**TASK PROMPT**
Below this line is a set of entries; quote exactly the lines from the line that contains "Compare the decimal numbers: 0.65" to the line that contains "2/3 ? 2/15 (which", both lines included.

**DATA FOR THIS TASK**

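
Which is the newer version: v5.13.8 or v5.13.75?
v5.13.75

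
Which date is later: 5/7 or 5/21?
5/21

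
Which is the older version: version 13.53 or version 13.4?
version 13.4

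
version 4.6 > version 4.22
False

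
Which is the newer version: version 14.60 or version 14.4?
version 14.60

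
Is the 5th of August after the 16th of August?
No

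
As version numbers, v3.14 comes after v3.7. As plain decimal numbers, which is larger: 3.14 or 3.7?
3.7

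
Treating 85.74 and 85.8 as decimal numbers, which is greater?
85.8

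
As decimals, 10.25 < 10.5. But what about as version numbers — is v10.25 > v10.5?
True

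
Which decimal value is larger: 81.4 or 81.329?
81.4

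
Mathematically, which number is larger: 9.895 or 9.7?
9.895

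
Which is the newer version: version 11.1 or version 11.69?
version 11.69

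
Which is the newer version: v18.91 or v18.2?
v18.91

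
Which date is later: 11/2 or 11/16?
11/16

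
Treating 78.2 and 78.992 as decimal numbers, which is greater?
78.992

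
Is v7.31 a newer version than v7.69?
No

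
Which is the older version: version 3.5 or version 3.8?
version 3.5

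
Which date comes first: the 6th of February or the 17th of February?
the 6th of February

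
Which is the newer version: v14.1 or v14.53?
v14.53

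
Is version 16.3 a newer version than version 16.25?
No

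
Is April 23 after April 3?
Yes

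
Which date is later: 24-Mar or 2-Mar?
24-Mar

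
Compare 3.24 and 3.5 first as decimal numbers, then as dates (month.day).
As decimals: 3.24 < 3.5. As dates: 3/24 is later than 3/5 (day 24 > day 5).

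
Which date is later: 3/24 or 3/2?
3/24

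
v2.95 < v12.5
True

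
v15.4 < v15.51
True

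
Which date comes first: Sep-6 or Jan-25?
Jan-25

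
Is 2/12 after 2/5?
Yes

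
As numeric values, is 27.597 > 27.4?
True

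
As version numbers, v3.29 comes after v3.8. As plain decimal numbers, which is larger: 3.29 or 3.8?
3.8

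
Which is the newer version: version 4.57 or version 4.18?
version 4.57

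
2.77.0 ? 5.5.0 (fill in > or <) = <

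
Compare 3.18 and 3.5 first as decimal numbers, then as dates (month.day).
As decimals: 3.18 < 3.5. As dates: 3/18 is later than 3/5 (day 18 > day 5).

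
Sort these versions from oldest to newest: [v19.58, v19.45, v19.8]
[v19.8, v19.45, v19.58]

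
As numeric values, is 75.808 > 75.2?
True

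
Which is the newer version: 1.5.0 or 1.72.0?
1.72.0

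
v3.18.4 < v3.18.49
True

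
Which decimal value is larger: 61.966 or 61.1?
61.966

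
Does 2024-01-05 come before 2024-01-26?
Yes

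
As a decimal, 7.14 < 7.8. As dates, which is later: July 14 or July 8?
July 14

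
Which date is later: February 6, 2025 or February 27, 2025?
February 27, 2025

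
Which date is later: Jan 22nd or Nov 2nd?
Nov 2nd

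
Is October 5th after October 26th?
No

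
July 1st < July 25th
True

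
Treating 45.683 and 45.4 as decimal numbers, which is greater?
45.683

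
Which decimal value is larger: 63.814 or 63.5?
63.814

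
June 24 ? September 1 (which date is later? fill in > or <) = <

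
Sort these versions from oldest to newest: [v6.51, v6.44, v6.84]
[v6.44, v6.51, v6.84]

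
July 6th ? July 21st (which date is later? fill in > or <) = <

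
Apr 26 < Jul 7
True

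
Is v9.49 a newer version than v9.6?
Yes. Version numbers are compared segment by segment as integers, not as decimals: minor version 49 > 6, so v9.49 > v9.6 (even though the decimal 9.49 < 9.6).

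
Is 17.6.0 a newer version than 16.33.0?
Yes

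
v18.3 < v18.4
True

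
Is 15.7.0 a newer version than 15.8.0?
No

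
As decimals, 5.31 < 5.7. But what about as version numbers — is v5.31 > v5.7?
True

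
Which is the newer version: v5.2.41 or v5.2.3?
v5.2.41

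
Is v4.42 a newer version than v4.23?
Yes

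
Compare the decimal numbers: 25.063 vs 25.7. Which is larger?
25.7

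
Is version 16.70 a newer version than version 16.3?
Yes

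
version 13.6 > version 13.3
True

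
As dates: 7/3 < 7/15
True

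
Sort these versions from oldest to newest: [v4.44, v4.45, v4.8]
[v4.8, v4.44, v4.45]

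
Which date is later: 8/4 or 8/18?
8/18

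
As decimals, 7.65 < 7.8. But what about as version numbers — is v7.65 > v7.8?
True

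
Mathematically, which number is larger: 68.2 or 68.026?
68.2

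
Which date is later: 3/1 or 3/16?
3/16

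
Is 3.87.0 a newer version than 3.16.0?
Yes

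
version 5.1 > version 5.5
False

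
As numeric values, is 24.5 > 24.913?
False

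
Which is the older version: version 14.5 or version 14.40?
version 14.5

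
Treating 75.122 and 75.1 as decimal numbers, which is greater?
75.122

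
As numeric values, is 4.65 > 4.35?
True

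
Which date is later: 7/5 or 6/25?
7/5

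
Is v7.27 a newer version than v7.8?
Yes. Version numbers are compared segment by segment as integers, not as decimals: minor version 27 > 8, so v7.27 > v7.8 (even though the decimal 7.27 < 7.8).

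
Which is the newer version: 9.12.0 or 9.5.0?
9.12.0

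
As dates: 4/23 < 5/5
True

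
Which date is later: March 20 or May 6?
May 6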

==

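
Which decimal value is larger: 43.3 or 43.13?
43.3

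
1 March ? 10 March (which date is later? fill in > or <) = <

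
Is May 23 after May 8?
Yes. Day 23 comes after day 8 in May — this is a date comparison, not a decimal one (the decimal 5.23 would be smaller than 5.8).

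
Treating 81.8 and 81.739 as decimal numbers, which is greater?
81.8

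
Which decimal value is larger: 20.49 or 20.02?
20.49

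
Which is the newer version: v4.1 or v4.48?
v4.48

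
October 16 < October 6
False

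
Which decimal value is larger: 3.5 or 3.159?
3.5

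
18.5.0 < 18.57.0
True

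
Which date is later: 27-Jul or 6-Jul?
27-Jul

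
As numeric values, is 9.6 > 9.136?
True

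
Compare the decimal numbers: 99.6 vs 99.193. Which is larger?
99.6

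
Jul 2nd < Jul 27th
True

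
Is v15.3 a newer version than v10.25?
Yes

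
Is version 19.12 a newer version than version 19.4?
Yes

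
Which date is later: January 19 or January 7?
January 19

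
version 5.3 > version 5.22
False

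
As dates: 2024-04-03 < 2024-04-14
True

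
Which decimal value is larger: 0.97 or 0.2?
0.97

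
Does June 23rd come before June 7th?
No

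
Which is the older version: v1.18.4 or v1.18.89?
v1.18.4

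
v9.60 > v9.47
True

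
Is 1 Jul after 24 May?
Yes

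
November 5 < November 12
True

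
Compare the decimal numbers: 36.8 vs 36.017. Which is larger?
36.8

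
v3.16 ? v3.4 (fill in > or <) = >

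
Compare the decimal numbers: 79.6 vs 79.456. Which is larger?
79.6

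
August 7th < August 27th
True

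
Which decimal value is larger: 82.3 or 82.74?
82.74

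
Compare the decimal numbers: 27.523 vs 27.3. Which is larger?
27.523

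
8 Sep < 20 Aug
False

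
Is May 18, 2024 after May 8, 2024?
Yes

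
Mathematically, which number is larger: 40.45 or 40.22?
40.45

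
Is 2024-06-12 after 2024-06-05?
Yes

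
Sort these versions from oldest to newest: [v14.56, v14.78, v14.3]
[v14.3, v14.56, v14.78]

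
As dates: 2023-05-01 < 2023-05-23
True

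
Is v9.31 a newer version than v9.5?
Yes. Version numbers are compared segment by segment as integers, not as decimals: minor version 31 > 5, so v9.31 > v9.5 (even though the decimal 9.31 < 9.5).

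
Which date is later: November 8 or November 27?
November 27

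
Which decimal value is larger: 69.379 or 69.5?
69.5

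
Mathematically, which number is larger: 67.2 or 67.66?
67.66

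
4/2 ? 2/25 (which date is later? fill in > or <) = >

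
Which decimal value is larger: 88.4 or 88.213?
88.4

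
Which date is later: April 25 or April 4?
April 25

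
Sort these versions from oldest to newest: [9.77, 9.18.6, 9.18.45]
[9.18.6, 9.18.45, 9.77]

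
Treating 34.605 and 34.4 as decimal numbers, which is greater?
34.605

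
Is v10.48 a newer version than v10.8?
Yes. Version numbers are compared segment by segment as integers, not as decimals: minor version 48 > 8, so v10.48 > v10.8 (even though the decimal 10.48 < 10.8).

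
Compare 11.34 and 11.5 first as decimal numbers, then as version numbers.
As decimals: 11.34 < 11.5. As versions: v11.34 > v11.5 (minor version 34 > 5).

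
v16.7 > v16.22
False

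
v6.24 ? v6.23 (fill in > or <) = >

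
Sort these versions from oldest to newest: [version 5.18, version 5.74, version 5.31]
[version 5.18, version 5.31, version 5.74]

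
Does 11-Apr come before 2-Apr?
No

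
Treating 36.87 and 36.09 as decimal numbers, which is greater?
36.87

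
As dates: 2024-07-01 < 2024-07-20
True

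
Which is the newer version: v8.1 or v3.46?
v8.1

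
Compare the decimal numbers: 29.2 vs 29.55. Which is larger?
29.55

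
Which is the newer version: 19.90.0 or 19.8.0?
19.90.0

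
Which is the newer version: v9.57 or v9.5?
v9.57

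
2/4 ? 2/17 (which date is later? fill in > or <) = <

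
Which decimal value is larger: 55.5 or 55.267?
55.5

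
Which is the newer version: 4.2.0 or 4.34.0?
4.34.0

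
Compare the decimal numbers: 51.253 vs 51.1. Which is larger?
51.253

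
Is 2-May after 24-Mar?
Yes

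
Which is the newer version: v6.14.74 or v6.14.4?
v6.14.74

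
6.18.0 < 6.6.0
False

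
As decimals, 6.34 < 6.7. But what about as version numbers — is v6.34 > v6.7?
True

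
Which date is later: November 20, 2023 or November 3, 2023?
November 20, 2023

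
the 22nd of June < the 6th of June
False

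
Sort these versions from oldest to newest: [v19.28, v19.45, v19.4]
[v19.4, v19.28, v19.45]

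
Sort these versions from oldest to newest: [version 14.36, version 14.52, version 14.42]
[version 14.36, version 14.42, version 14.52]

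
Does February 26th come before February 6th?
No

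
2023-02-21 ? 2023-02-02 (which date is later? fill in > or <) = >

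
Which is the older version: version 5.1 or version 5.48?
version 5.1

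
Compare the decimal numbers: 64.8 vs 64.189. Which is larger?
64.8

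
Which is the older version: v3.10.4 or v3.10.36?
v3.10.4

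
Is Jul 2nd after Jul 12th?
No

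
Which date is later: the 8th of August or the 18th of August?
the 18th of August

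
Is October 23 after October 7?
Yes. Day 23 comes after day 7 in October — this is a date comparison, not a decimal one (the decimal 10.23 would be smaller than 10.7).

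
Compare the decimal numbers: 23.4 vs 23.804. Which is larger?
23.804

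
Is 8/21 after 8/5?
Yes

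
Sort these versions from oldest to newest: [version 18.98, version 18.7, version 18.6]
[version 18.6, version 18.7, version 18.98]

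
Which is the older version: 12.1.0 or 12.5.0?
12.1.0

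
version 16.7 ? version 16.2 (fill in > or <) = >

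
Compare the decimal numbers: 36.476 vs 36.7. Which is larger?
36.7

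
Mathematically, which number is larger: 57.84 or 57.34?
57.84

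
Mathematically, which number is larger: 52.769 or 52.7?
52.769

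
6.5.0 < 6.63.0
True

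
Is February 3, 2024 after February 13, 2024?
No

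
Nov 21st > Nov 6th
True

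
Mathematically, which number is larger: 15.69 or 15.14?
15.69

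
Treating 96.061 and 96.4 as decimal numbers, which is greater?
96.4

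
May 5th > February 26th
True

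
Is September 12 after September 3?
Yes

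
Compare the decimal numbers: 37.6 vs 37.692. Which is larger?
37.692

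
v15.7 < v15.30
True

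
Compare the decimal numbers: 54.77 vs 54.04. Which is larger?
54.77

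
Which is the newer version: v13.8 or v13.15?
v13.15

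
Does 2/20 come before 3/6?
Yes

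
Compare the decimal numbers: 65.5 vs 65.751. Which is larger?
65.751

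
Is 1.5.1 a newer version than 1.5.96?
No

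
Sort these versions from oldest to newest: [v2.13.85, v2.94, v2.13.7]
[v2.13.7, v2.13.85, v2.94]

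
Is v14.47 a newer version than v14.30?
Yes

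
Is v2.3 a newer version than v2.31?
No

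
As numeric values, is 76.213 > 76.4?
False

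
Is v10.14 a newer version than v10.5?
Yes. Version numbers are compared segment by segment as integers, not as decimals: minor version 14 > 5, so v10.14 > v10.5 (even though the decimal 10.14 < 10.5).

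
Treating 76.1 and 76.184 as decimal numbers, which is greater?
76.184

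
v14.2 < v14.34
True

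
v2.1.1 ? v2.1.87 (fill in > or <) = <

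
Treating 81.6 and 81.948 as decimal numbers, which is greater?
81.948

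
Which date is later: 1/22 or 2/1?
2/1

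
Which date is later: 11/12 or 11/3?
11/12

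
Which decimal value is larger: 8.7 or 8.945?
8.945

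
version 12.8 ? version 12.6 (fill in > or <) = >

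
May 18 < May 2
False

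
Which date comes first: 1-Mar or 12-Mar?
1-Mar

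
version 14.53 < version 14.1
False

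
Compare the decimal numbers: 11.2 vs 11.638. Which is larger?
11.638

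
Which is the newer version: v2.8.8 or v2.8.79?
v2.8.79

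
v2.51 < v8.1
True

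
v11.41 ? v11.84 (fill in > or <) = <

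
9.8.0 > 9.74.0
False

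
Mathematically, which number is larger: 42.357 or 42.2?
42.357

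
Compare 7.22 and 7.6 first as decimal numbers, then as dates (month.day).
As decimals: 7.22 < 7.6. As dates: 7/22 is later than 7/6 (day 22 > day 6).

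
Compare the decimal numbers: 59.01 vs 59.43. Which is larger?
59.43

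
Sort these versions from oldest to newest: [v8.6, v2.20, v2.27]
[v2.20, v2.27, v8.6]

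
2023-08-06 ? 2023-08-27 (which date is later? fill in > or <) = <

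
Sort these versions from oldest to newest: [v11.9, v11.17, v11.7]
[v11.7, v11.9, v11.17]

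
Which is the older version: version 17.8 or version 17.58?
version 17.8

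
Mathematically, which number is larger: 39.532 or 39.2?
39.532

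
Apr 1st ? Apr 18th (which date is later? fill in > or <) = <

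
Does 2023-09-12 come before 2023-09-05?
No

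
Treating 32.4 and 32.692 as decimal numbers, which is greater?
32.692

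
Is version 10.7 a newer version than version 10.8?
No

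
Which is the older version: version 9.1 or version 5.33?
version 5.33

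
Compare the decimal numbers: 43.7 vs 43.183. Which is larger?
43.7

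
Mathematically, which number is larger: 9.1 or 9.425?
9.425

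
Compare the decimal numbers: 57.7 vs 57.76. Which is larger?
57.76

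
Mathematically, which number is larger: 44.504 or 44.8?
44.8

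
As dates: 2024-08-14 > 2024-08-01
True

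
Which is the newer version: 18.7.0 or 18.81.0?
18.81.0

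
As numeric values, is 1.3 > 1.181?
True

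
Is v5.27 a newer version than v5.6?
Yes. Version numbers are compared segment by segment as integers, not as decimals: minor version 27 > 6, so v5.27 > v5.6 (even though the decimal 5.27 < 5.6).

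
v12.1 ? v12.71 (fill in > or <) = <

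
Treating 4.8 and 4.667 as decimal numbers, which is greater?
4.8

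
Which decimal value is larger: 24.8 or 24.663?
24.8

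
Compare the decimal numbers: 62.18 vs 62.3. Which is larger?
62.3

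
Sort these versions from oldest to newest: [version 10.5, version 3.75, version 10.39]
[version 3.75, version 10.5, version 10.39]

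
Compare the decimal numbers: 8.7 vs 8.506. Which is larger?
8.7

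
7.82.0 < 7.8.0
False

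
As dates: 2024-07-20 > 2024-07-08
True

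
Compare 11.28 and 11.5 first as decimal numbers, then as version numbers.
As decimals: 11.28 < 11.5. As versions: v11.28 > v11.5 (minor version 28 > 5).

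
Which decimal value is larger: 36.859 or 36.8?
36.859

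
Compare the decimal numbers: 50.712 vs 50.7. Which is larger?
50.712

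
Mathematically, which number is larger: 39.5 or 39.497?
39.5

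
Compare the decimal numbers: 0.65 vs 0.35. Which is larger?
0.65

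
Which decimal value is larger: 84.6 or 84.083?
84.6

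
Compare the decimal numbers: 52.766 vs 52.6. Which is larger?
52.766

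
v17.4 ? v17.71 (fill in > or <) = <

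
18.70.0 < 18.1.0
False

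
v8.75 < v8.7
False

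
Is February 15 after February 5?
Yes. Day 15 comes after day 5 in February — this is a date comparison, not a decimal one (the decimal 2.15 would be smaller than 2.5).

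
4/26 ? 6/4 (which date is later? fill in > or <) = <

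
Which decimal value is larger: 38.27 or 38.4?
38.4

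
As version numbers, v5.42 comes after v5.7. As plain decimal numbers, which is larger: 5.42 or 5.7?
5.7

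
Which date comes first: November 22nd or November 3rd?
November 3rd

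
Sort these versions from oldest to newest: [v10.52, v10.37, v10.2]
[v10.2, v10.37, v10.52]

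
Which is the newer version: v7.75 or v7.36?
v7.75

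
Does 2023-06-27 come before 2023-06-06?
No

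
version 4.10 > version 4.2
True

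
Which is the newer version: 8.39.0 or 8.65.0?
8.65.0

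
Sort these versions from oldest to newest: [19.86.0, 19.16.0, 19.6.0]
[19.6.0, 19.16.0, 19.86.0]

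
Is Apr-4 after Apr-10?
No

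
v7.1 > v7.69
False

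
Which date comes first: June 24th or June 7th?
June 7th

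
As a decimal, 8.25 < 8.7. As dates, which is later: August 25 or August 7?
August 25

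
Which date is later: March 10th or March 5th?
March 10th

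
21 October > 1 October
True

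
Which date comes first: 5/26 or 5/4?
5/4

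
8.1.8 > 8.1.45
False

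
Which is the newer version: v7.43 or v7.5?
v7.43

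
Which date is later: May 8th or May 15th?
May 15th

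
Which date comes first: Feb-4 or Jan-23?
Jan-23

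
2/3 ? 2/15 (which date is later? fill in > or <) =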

**WRITTEN RESPONSE**
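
Compare the decimal numbers: 0.65 vs 0.35. Which is larger?
0.65

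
Which decimal value is larger: 84.6 or 84.083?
84.6

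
Compare the decimal numbers: 52.766 vs 52.6. Which is larger?
52.766

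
v17.4 ? v17.71 (fill in > or <) = <

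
18.70.0 < 18.1.0
False

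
v8.75 < v8.7
False

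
Is February 15 after February 5?
Yes. Day 15 comes after day 5 in February — this is a date comparison, not a decimal one (the decimal 2.15 would be smaller than 2.5).

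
4/26 ? 6/4 (which date is later? fill in > or <) = <

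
Which decimal value is larger: 38.27 or 38.4?
38.4

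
As version numbers, v5.42 comes after v5.7. As plain decimal numbers, which is larger: 5.42 or 5.7?
5.7

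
Which date comes first: November 22nd or November 3rd?
November 3rd

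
Sort these versions from oldest to newest: [v10.52, v10.37, v10.2]
[v10.2, v10.37, v10.52]

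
Which is the newer version: v7.75 or v7.36?
v7.75

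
Does 2023-06-27 come before 2023-06-06?
No

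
version 4.10 > version 4.2
True

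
Which is the newer version: 8.39.0 or 8.65.0?
8.65.0

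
Sort these versions from oldest to newest: [19.86.0, 19.16.0, 19.6.0]
[19.6.0, 19.16.0, 19.86.0]

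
Is Apr-4 after Apr-10?
No

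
v7.1 > v7.69
False

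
Which date comes first: June 24th or June 7th?
June 7th

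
As a decimal, 8.25 < 8.7. As dates, which is later: August 25 or August 7?
August 25

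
Which date is later: March 10th or March 5th?
March 10th

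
21 October > 1 October
True

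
Which date comes first: 5/26 or 5/4?
5/4

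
8.1.8 > 8.1.45
False

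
Which is the newer version: v7.43 or v7.5?
v7.43

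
Which date is later: May 8th or May 15th?
May 15th

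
Which date comes first: Feb-4 or Jan-23?
Jan-23

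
2/3 ? 2/15 (which date is later? fill in > or <) =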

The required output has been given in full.